#### THE TASK
Transcribe all records, preserving every character.

#### INPUT DATA

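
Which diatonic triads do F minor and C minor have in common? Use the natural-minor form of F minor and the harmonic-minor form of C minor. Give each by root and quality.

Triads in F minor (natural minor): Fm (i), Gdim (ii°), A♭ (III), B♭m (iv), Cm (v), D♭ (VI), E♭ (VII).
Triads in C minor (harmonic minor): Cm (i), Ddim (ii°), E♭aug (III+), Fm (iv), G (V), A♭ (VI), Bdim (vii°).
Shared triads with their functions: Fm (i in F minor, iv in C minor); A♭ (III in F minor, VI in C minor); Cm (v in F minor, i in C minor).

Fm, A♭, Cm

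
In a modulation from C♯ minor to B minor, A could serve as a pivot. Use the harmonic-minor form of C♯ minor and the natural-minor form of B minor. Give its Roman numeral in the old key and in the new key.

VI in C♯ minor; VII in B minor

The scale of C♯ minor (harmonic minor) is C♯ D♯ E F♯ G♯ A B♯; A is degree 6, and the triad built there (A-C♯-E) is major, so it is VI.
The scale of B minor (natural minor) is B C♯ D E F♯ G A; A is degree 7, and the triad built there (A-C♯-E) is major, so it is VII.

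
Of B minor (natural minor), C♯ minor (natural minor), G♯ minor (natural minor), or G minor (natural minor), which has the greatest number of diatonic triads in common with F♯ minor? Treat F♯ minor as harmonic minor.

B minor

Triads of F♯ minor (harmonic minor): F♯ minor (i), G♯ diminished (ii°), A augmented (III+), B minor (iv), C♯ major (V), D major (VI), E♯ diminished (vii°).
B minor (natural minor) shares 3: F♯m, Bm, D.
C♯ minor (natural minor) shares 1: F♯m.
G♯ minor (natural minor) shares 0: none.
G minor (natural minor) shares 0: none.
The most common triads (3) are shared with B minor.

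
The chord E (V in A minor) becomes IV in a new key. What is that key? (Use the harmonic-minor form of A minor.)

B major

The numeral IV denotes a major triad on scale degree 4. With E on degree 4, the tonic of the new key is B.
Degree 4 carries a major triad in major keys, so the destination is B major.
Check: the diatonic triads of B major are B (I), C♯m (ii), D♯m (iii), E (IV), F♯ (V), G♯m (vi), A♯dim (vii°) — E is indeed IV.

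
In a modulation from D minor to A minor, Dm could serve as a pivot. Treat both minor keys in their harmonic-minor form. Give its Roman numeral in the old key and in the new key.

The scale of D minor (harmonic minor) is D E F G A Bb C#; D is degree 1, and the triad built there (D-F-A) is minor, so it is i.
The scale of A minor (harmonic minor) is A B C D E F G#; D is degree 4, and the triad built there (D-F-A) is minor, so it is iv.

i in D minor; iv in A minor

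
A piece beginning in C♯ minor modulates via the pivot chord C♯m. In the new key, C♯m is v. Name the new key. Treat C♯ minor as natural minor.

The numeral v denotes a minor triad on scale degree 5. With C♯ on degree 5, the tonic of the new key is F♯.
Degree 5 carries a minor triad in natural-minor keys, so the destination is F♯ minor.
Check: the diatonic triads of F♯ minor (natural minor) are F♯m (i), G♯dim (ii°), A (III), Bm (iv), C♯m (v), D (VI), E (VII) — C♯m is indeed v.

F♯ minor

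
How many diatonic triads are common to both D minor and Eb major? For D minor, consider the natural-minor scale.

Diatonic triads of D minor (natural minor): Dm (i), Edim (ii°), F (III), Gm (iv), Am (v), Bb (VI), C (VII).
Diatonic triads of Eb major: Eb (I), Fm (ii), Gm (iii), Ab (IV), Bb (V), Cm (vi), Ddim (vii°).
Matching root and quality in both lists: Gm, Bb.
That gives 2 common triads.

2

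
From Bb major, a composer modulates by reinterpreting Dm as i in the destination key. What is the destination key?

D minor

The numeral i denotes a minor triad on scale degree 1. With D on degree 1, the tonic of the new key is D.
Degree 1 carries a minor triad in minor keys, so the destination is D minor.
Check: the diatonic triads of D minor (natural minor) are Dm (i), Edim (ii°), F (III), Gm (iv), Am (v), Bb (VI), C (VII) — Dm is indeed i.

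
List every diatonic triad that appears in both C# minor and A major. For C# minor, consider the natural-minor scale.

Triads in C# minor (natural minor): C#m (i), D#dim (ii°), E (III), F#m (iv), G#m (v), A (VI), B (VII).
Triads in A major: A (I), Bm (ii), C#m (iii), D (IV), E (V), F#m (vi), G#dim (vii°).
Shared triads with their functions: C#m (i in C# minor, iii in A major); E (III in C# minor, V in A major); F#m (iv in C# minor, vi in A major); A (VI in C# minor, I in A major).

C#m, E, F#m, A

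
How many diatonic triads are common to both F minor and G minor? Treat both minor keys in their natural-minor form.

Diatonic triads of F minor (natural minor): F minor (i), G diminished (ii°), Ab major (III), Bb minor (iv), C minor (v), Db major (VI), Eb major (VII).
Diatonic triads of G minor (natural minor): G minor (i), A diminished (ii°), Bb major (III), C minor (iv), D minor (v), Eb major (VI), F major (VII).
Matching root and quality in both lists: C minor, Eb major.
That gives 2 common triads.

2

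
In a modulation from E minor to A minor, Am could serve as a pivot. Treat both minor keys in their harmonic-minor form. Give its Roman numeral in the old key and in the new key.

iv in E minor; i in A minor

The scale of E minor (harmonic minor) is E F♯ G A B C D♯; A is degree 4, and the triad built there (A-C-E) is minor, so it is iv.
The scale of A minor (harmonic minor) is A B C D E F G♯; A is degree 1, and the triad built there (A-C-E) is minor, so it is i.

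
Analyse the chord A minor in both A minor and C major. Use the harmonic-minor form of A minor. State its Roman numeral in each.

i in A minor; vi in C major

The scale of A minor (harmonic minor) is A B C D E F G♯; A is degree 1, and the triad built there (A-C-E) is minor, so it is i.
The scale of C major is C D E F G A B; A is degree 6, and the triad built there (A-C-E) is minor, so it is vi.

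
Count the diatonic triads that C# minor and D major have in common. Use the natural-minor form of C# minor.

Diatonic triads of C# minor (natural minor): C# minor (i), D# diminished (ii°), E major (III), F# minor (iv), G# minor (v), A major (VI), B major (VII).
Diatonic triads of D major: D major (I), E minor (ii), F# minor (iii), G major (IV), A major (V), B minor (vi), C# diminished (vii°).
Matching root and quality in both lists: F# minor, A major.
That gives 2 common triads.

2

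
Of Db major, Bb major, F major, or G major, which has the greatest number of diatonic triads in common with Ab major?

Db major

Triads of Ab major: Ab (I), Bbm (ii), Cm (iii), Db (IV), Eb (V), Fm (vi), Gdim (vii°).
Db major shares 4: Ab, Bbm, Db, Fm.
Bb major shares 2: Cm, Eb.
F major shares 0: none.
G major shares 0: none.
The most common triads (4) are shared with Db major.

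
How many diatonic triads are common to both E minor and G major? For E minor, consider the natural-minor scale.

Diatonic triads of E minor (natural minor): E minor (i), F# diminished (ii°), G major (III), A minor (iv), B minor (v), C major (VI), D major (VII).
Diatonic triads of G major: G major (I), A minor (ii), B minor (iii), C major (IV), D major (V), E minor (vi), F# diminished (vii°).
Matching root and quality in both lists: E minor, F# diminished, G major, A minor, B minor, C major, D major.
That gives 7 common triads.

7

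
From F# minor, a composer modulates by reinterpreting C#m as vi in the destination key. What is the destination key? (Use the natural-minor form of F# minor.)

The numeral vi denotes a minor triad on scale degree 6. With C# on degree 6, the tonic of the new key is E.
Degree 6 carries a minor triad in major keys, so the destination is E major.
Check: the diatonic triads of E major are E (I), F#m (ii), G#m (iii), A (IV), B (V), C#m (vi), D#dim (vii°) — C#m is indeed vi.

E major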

#### ANSWER BOX
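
Which diatonic triads do F minor and C minor have in common? Use the natural-minor form of F minor and the harmonic-minor form of C minor. Give each by root and quality.

Triads in F minor (natural minor): Fm (i), Gdim (ii°), A♭ (III), B♭m (iv), Cm (v), D♭ (VI), E♭ (VII).
Triads in C minor (harmonic minor): Cm (i), Ddim (ii°), E♭aug (III+), Fm (iv), G (V), A♭ (VI), Bdim (vii°).
Shared triads with their functions: Fm (i in F minor, iv in C minor); A♭ (III in F minor, VI in C minor); Cm (v in F minor, i in C minor).

Fm, A♭, Cm

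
In a modulation from C♯ minor to B minor, A could serve as a pivot. Use the harmonic-minor form of C♯ minor and the natural-minor form of B minor. Give its Roman numeral in the old key and in the new key.

VI in C♯ minor; VII in B minor

The scale of C♯ minor (harmonic minor) is C♯ D♯ E F♯ G♯ A B♯; A is degree 6, and the triad built there (A-C♯-E) is major, so it is VI.
The scale of B minor (natural minor) is B C♯ D E F♯ G A; A is degree 7, and the triad built there (A-C♯-E) is major, so it is VII.

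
Of B minor (natural minor), C♯ minor (natural minor), G♯ minor (natural minor), or G minor (natural minor), which has the greatest number of diatonic triads in common with F♯ minor? Treat F♯ minor as harmonic minor.

B minor

Triads of F♯ minor (harmonic minor): F♯ minor (i), G♯ diminished (ii°), A augmented (III+), B minor (iv), C♯ major (V), D major (VI), E♯ diminished (vii°).
B minor (natural minor) shares 3: F♯m, Bm, D.
C♯ minor (natural minor) shares 1: F♯m.
G♯ minor (natural minor) shares 0: none.
G minor (natural minor) shares 0: none.
The most common triads (3) are shared with B minor.

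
The chord E (V in A minor) becomes IV in a new key. What is that key? (Use the harmonic-minor form of A minor.)

B major

The numeral IV denotes a major triad on scale degree 4. With E on degree 4, the tonic of the new key is B.
Degree 4 carries a major triad in major keys, so the destination is B major.
Check: the diatonic triads of B major are B (I), C♯m (ii), D♯m (iii), E (IV), F♯ (V), G♯m (vi), A♯dim (vii°) — E is indeed IV.

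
In a modulation from D minor to A minor, Dm could serve as a pivot. Treat both minor keys in their harmonic-minor form. Give its Roman numeral in the old key and in the new key.

The scale of D minor (harmonic minor) is D E F G A Bb C#; D is degree 1, and the triad built there (D-F-A) is minor, so it is i.
The scale of A minor (harmonic minor) is A B C D E F G#; D is degree 4, and the triad built there (D-F-A) is minor, so it is iv.

i in D minor; iv in A minor

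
A piece beginning in C♯ minor modulates via the pivot chord C♯m. In the new key, C♯m is v. Name the new key. Treat C♯ minor as natural minor.

The numeral v denotes a minor triad on scale degree 5. With C♯ on degree 5, the tonic of the new key is F♯.
Degree 5 carries a minor triad in natural-minor keys, so the destination is F♯ minor.
Check: the diatonic triads of F♯ minor (natural minor) are F♯m (i), G♯dim (ii°), A (III), Bm (iv), C♯m (v), D (VI), E (VII) — C♯m is indeed v.

F♯ minor

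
How many diatonic triads are common to both D minor and Eb major? For D minor, consider the natural-minor scale.

Diatonic triads of D minor (natural minor): Dm (i), Edim (ii°), F (III), Gm (iv), Am (v), Bb (VI), C (VII).
Diatonic triads of Eb major: Eb (I), Fm (ii), Gm (iii), Ab (IV), Bb (V), Cm (vi), Ddim (vii°).
Matching root and quality in both lists: Gm, Bb.
That gives 2 common triads.

2

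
From Bb major, a composer modulates by reinterpreting Dm as i in the destination key. What is the destination key?

D minor

The numeral i denotes a minor triad on scale degree 1. With D on degree 1, the tonic of the new key is D.
Degree 1 carries a minor triad in minor keys, so the destination is D minor.
Check: the diatonic triads of D minor (natural minor) are Dm (i), Edim (ii°), F (III), Gm (iv), Am (v), Bb (VI), C (VII) — Dm is indeed i.

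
List every diatonic triad that appears in both C# minor and A major. For C# minor, consider the natural-minor scale.

Triads in C# minor (natural minor): C#m (i), D#dim (ii°), E (III), F#m (iv), G#m (v), A (VI), B (VII).
Triads in A major: A (I), Bm (ii), C#m (iii), D (IV), E (V), F#m (vi), G#dim (vii°).
Shared triads with their functions: C#m (i in C# minor, iii in A major); E (III in C# minor, V in A major); F#m (iv in C# minor, vi in A major); A (VI in C# minor, I in A major).

C#m, E, F#m, A

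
How many diatonic triads are common to both F minor and G minor? Treat both minor keys in their natural-minor form.

Diatonic triads of F minor (natural minor): F minor (i), G diminished (ii°), Ab major (III), Bb minor (iv), C minor (v), Db major (VI), Eb major (VII).
Diatonic triads of G minor (natural minor): G minor (i), A diminished (ii°), Bb major (III), C minor (iv), D minor (v), Eb major (VI), F major (VII).
Matching root and quality in both lists: C minor, Eb major.
That gives 2 common triads.

2

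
In a modulation from E minor to A minor, Am could serve as a pivot. Treat both minor keys in their harmonic-minor form. Give its Roman numeral in the old key and in the new key.

iv in E minor; i in A minor

The scale of E minor (harmonic minor) is E F♯ G A B C D♯; A is degree 4, and the triad built there (A-C-E) is minor, so it is iv.
The scale of A minor (harmonic minor) is A B C D E F G♯; A is degree 1, and the triad built there (A-C-E) is minor, so it is i.

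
Analyse the chord A minor in both A minor and C major. Use the harmonic-minor form of A minor. State its Roman numeral in each.

i in A minor; vi in C major

The scale of A minor (harmonic minor) is A B C D E F G♯; A is degree 1, and the triad built there (A-C-E) is minor, so it is i.
The scale of C major is C D E F G A B; A is degree 6, and the triad built there (A-C-E) is minor, so it is vi.

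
Count the diatonic triads that C# minor and D major have in common. Use the natural-minor form of C# minor.

Diatonic triads of C# minor (natural minor): C# minor (i), D# diminished (ii°), E major (III), F# minor (iv), G# minor (v), A major (VI), B major (VII).
Diatonic triads of D major: D major (I), E minor (ii), F# minor (iii), G major (IV), A major (V), B minor (vi), C# diminished (vii°).
Matching root and quality in both lists: F# minor, A major.
That gives 2 common triads.

2

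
Of Db major, Bb major, F major, or G major, which has the greatest number of diatonic triads in common with Ab major?

Db major

Triads of Ab major: Ab (I), Bbm (ii), Cm (iii), Db (IV), Eb (V), Fm (vi), Gdim (vii°).
Db major shares 4: Ab, Bbm, Db, Fm.
Bb major shares 2: Cm, Eb.
F major shares 0: none.
G major shares 0: none.
The most common triads (4) are shared with Db major.

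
How many diatonic triads are common to both E minor and G major? For E minor, consider the natural-minor scale.

Diatonic triads of E minor (natural minor): E minor (i), F# diminished (ii°), G major (III), A minor (iv), B minor (v), C major (VI), D major (VII).
Diatonic triads of G major: G major (I), A minor (ii), B minor (iii), C major (IV), D major (V), E minor (vi), F# diminished (vii°).
Matching root and quality in both lists: E minor, F# diminished, G major, A minor, B minor, C major, D major.
That gives 7 common triads.

7

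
From F# minor, a composer modulates by reinterpreting C#m as vi in the destination key. What is the destination key? (Use the natural-minor form of F# minor.)

The numeral vi denotes a minor triad on scale degree 6. With C# on degree 6, the tonic of the new key is E.
Degree 6 carries a minor triad in major keys, so the destination is E major.
Check: the diatonic triads of E major are E (I), F#m (ii), G#m (iii), A (IV), B (V), C#m (vi), D#dim (vii°) — C#m is indeed vi.

E major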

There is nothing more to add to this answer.